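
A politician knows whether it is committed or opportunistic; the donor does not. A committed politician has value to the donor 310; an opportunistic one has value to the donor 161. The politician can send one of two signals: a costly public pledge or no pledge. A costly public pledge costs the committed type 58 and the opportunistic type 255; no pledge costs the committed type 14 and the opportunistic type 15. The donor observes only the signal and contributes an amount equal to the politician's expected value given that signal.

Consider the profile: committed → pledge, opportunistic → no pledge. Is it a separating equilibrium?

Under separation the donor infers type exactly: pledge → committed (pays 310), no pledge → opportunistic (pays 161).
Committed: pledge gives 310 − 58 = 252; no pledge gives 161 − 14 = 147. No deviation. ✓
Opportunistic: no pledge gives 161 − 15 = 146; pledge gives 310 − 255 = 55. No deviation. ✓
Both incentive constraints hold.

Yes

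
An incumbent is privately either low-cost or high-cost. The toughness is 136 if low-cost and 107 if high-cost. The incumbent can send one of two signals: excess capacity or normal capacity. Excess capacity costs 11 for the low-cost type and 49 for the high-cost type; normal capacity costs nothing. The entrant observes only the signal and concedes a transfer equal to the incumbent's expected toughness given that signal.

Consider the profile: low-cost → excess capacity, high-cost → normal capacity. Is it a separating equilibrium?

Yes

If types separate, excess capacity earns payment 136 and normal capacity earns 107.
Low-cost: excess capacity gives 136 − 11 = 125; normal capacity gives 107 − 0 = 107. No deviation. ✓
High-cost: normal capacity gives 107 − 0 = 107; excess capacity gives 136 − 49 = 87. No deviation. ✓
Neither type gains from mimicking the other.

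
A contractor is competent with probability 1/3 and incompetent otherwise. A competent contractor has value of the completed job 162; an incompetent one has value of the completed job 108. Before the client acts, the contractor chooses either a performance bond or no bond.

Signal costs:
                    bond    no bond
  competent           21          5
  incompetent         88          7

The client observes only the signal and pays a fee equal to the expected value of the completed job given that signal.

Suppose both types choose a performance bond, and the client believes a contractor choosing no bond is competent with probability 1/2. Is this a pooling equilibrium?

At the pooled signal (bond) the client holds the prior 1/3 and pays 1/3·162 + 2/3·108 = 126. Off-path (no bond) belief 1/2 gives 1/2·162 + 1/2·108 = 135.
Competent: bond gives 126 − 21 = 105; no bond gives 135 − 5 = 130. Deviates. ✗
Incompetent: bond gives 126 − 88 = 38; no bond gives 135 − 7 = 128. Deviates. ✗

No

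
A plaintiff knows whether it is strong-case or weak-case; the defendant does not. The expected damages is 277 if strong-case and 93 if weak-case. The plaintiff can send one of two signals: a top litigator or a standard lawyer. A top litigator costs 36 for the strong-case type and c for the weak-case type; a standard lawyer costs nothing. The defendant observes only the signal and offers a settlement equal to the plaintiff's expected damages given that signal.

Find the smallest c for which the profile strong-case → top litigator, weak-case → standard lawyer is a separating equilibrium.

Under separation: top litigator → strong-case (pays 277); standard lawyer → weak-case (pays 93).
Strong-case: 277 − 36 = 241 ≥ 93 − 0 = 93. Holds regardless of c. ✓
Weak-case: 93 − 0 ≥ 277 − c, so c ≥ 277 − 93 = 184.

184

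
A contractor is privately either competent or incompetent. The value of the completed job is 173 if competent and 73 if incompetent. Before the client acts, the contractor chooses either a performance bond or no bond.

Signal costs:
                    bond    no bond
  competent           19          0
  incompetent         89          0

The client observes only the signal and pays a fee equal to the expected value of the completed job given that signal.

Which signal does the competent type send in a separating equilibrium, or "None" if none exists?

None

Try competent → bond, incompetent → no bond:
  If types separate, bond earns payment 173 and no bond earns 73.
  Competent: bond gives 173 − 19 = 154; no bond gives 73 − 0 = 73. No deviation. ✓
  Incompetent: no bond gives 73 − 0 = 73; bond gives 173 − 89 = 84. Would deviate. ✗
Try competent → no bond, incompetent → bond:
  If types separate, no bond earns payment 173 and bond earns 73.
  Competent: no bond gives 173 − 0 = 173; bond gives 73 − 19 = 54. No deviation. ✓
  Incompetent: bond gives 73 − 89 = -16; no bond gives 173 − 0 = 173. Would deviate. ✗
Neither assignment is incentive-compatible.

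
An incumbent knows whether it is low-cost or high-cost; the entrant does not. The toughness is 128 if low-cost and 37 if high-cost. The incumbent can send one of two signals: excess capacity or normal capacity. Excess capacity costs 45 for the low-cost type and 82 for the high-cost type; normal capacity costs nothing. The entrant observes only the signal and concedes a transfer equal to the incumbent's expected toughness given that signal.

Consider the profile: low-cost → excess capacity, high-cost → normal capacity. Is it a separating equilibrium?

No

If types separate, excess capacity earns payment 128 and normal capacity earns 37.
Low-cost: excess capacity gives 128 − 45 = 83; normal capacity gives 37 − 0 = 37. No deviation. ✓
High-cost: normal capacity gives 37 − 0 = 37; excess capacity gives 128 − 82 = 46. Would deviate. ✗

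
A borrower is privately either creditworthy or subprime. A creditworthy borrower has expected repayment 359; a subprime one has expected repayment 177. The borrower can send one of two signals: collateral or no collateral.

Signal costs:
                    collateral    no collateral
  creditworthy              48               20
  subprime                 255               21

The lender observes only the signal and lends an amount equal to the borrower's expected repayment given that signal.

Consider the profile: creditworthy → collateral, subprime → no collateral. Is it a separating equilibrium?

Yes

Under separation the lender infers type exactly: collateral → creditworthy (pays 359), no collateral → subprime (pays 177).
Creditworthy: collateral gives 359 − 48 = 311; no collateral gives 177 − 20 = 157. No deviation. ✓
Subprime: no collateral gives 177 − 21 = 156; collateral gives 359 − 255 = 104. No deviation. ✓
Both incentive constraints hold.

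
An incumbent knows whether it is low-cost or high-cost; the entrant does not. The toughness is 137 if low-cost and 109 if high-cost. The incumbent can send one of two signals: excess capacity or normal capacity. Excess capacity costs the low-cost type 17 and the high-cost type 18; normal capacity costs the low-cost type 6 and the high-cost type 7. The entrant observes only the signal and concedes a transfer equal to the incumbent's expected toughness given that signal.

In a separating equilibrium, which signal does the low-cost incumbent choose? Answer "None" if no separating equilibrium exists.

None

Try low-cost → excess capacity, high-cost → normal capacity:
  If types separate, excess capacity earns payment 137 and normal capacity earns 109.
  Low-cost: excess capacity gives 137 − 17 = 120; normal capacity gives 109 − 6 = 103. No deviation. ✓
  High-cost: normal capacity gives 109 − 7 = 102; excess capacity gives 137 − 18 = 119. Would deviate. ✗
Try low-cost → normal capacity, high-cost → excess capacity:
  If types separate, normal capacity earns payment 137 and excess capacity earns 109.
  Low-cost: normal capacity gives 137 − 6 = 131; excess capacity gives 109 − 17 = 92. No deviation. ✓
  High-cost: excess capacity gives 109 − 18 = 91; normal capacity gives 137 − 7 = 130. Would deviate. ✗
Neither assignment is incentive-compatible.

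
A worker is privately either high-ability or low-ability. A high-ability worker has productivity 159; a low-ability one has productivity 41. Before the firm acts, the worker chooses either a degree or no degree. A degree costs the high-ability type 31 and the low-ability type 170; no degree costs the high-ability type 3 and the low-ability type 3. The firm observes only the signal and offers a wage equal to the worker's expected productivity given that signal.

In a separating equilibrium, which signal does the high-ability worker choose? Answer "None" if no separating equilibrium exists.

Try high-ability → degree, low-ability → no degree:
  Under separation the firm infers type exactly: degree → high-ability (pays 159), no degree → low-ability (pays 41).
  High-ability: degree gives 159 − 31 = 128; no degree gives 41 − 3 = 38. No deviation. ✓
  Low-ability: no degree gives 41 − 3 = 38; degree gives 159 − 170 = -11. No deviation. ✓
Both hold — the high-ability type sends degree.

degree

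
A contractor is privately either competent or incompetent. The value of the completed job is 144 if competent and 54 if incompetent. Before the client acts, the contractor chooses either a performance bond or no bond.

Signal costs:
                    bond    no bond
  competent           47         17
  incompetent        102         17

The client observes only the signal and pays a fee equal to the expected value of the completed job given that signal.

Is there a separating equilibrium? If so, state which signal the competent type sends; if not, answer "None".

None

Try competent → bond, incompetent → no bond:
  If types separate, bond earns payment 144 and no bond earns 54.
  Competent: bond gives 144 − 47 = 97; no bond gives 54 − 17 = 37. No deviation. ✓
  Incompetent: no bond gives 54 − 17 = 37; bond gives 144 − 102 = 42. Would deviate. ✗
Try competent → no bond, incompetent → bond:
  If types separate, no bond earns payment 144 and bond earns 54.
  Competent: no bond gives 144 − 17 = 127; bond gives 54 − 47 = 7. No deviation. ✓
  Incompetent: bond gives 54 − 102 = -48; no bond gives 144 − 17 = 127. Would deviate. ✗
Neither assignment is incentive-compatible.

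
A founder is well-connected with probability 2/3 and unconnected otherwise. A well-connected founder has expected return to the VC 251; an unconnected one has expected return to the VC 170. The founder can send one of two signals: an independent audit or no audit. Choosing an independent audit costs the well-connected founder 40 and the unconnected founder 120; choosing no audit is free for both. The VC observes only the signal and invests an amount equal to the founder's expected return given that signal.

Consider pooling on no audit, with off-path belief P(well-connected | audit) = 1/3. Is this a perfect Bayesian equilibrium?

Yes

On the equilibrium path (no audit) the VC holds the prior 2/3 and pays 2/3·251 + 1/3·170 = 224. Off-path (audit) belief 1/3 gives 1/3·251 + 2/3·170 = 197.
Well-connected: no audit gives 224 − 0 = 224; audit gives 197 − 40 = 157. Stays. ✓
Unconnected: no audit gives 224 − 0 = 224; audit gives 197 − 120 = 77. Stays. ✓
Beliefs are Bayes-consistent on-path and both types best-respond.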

## What is needed
Return, exactly as they stand, the lines from the start of the records above through the line with "An incumbent is", both ends included, and no other lines.

## Output of the task
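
A politician knows whether it is committed or opportunistic; the donor does not. A committed politician has value to the donor 310; an opportunistic one has value to the donor 161. The politician can send one of two signals: a costly public pledge or no pledge. A costly public pledge costs the committed type 58 and the opportunistic type 255; no pledge costs the committed type 14 and the opportunistic type 15. The donor observes only the signal and contributes an amount equal to the politician's expected value given that signal.

Consider the profile: committed → pledge, opportunistic → no pledge. Is it a separating equilibrium?

Under separation the donor infers type exactly: pledge → committed (pays 310), no pledge → opportunistic (pays 161).
Committed: pledge gives 310 − 58 = 252; no pledge gives 161 − 14 = 147. No deviation. ✓
Opportunistic: no pledge gives 161 − 15 = 146; pledge gives 310 − 255 = 55. No deviation. ✓
Both incentive constraints hold.

Yes

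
An incumbent is privately either low-cost or high-cost. The toughness is 136 if low-cost and 107 if high-cost. The incumbent can send one of two signals: excess capacity or normal capacity. Excess capacity costs 11 for the low-cost type and 49 for the high-cost type; normal capacity costs nothing. The entrant observes only the signal and concedes a transfer equal to the incumbent's expected toughness given that signal.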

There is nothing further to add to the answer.